» Instructions to follow
Set down exactly the lines in the records below that run from the line with "14. ~s | p | q" to the line with "Is the following", inclusive, and nothing more.

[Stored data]
#####

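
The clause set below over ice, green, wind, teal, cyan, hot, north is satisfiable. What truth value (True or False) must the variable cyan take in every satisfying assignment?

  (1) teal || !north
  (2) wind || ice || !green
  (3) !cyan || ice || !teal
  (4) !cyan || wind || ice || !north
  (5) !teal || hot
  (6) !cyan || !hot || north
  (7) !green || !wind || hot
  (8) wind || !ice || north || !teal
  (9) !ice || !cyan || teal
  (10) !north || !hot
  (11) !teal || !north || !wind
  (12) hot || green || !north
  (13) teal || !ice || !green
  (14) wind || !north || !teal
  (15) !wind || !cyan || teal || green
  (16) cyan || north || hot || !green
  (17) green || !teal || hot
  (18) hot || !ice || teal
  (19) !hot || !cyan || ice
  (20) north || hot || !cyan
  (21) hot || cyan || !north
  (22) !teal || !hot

False

Suppose cyan = true.
Branch on teal: set teal = true.
(ice) alone gives ice = true.
(hot) alone gives hot = true.
Now (!hot) is unsatisfied and unit — conflict.
Undo teal and try teal = false.
(!north) alone gives north = false.
(!hot) alone gives hot = false.
Now (hot) is unsatisfied and unit — conflict.
Both values of teal lead to a conflict.
So every satisfying assignment has cyan = False.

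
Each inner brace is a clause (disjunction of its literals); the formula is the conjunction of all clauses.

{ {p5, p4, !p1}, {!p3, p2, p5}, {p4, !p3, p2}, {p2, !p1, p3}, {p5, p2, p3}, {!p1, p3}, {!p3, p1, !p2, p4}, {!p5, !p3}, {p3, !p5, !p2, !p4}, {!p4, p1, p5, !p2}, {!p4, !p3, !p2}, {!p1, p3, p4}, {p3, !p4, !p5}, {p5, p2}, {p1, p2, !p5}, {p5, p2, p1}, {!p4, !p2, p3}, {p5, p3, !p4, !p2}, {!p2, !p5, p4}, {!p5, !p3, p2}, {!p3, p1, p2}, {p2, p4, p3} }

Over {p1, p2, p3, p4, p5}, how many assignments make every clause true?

There are 2^5 = 32 truth assignments over (p1, p2, p3, p4, p5).
Split on p1. With p1 = true, the clauses containing p1 are satisfied and !p1 drops from the rest; 0 of the 2^4 = 16 assignments to the other variables satisfy what remains.
With p1 = false, by the same count on the reduced clause set, 1 assignment works.
Total: 0 + 1 = 1.

1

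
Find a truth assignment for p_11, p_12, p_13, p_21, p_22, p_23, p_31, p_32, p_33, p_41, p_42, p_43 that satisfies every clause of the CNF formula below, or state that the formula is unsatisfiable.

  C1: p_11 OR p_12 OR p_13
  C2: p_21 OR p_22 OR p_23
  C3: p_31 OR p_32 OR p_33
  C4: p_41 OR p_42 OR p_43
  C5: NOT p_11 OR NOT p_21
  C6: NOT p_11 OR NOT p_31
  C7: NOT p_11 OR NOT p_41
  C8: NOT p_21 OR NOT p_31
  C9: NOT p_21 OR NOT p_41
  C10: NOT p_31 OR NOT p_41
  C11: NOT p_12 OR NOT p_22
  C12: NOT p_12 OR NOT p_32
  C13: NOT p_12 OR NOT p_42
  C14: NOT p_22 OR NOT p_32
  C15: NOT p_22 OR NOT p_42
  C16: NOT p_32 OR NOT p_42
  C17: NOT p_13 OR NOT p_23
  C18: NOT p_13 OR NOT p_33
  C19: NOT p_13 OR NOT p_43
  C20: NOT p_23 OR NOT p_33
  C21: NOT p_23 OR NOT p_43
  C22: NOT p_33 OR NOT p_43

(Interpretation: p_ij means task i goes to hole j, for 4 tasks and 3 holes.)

UNSATISFIABLE

Case p_11 = false:
Case p_12 = true:
Unit clause (NOT p_22) forces p_22 = false.
Unit clause (NOT p_32) forces p_32 = false.
Unit clause (NOT p_42) forces p_42 = false.
Case p_21 = true:
Unit clause (NOT p_31) forces p_31 = false.
Unit clause (p_33) forces p_33 = true.
Unit clause (NOT p_41) forces p_41 = false.
Unit clause (p_43) forces p_43 = true.
But (NOT p_43) is also a unit clause — contradiction.
So p_21 must be the other value — set p_21 = false.
Unit clause (p_23) forces p_23 = true.
Unit clause (NOT p_13) forces p_13 = false.
Unit clause (NOT p_33) forces p_33 = false.
Unit clause (p_31) forces p_31 = true.
Unit clause (NOT p_41) forces p_41 = false.
Unit clause (p_43) forces p_43 = true.
But (NOT p_43) is also a unit clause — contradiction.
Neither p_21 = true nor p_21 = false works.
So p_12 must be the other value — set p_12 = false.
Unit clause (p_13) forces p_13 = true.
Unit clause (NOT p_23) forces p_23 = false.
Unit clause (NOT p_33) forces p_33 = false.
Unit clause (NOT p_43) forces p_43 = false.
Case p_21 = true:
Unit clause (NOT p_31) forces p_31 = false.
Unit clause (p_32) forces p_32 = true.
Unit clause (NOT p_41) forces p_41 = false.
Unit clause (p_42) forces p_42 = true.
But (NOT p_42) is also a unit clause — contradiction.
So p_21 must be the other value — set p_21 = false.
Unit clause (p_22) forces p_22 = true.
Unit clause (NOT p_32) forces p_32 = false.
Unit clause (p_31) forces p_31 = true.
Unit clause (NOT p_41) forces p_41 = false.
Unit clause (p_42) forces p_42 = true.
But (NOT p_42) is also a unit clause — contradiction.
Neither p_21 = true nor p_21 = false works.
Neither p_12 = true nor p_12 = false works.
So p_11 must be the other value — set p_11 = true.
Unit clause (NOT p_21) forces p_21 = false.
Unit clause (NOT p_31) forces p_31 = false.
Unit clause (NOT p_41) forces p_41 = false.
Case p_22 = true:
Unit clause (NOT p_12) forces p_12 = false.
Unit clause (NOT p_32) forces p_32 = false.
Unit clause (p_33) forces p_33 = true.
Unit clause (NOT p_42) forces p_42 = false.
Unit clause (p_43) forces p_43 = true.
But (NOT p_43) is also a unit clause — contradiction.
So p_22 must be the other value — set p_22 = false.
Unit clause (p_23) forces p_23 = true.
Unit clause (NOT p_13) forces p_13 = false.
Unit clause (NOT p_33) forces p_33 = false.
Unit clause (p_32) forces p_32 = true.
Unit clause (NOT p_12) forces p_12 = false.
Unit clause (NOT p_42) forces p_42 = false.
Unit clause (p_43) forces p_43 = true.
But (NOT p_43) is also a unit clause — contradiction.
Neither p_22 = true nor p_22 = false works.
Neither p_11 = true nor p_11 = false works.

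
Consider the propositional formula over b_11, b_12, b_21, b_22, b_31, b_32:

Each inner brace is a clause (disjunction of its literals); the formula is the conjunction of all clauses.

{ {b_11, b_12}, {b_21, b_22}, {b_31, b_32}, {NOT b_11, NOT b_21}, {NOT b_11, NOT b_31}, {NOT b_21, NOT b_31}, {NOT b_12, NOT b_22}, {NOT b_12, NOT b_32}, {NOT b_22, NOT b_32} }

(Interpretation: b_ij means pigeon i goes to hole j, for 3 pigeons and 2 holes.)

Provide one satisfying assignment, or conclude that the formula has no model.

UNSATISFIABLE

Suppose b_11 = true.
From the singleton clause (NOT b_21), b_21 = false.
From the singleton clause (b_22), b_22 = true.
From the singleton clause (NOT b_31), b_31 = false.
From the singleton clause (b_32), b_32 = true.
But (NOT b_32) is also a unit clause — contradiction.
That branch fails; take b_11 = false instead.
From the singleton clause (b_12), b_12 = true.
From the singleton clause (NOT b_22), b_22 = false.
From the singleton clause (b_21), b_21 = true.
From the singleton clause (NOT b_31), b_31 = false.
From the singleton clause (b_32), b_32 = true.
But (NOT b_32) is also a unit clause — contradiction.
Either choice for b_11 ends in contradiction.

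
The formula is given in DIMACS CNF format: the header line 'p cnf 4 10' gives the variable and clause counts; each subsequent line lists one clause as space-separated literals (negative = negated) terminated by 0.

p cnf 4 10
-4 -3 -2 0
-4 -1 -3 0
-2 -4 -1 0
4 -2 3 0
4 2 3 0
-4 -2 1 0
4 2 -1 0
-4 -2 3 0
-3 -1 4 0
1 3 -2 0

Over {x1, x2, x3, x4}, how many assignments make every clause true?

There are 2^4 = 16 truth assignments over (x1, x2, x3, x4).
Check each against the 10 clauses (columns in the order x1, x2, x3, x4):
  F F F F  ✗ fails (x4 ∨ x2 ∨ x3)
  F F F T  ✓ satisfies all
  F F T F  ✓ satisfies all
  F F T T  ✓ satisfies all
  F T F F  ✗ fails (x4 ∨ ¬x2 ∨ x3)
  F T F T  ✗ fails (¬x4 ∨ ¬x2 ∨ x1)
  F T T F  ✓ satisfies all
  F T T T  ✗ fails (¬x4 ∨ ¬x3 ∨ ¬x2)
  T F F F  ✗ fails (x4 ∨ x2 ∨ x3)
  T F F T  ✓ satisfies all
  T F T F  ✗ fails (x4 ∨ x2 ∨ ¬x1)
  T F T T  ✗ fails (¬x4 ∨ ¬x1 ∨ ¬x3)
  T T F F  ✗ fails (x4 ∨ ¬x2 ∨ x3)
  T T F T  ✗ fails (¬x2 ∨ ¬x4 ∨ ¬x1)
  T T T F  ✗ fails (¬x3 ∨ ¬x1 ∨ x4)
  T T T T  ✗ fails (¬x4 ∨ ¬x3 ∨ ¬x2)
5 of the 16 rows are models.

5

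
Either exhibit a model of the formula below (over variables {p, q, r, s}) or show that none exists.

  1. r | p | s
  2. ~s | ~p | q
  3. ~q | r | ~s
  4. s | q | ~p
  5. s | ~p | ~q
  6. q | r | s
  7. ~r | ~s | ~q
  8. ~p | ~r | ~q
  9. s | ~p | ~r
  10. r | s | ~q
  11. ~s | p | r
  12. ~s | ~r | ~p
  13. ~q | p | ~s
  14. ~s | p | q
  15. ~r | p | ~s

Try r = 1.
Try s = 0.
Unit clause (~p) forces p = 0.
All clauses hold; q can take either value.

p=0,  q=0,  r=1,  s=0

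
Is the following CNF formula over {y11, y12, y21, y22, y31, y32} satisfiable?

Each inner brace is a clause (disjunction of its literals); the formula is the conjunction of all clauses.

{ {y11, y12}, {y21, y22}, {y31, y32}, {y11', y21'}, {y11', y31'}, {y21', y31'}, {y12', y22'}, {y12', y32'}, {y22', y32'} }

Branch on y11: set y11 = 1.
From the singleton clause (y21'), y21 = 0.
From the singleton clause (y22), y22 = 1.
From the singleton clause (y31'), y31 = 0.
From the singleton clause (y32), y32 = 1.
Now (y32') is unsatisfied and unit — conflict.
So y11 must be the other value — set y11 = 0.
From the singleton clause (y12), y12 = 1.
From the singleton clause (y22'), y22 = 0.
From the singleton clause (y21), y21 = 1.
From the singleton clause (y31'), y31 = 0.
From the singleton clause (y32), y32 = 1.
Now (y32') is unsatisfied and unit — conflict.
Neither y11 = 1 nor y11 = 0 works.
No assignment satisfies every clause.

No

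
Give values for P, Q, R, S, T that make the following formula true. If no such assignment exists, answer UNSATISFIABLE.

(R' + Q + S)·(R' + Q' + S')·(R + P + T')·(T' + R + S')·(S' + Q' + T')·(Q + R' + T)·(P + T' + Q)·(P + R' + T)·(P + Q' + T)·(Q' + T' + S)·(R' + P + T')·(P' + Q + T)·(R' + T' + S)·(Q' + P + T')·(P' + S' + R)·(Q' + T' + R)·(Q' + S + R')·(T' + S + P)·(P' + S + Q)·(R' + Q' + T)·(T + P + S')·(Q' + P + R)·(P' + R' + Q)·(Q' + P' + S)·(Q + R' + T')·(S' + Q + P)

Case R = 0:
Case P = 0:
Unit clause (T') forces T = 0.
Unit clause (Q') forces Q = 0.
Unit clause (S') forces S = 0.
This assignment satisfies each clause.

P=0, Q=0, R=0, S=0, T=0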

#####

» Response area
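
  14. ~s | p | q
  15. ~r | p | ~s

Try r = 1.
Try s = 0.
Unit clause (~p) forces p = 0.
All clauses hold; q can take either value.

p=0,  q=0,  r=1,  s=0

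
Is the following CNF formula over {y11, y12, y21, y22, y31, y32} satisfiable?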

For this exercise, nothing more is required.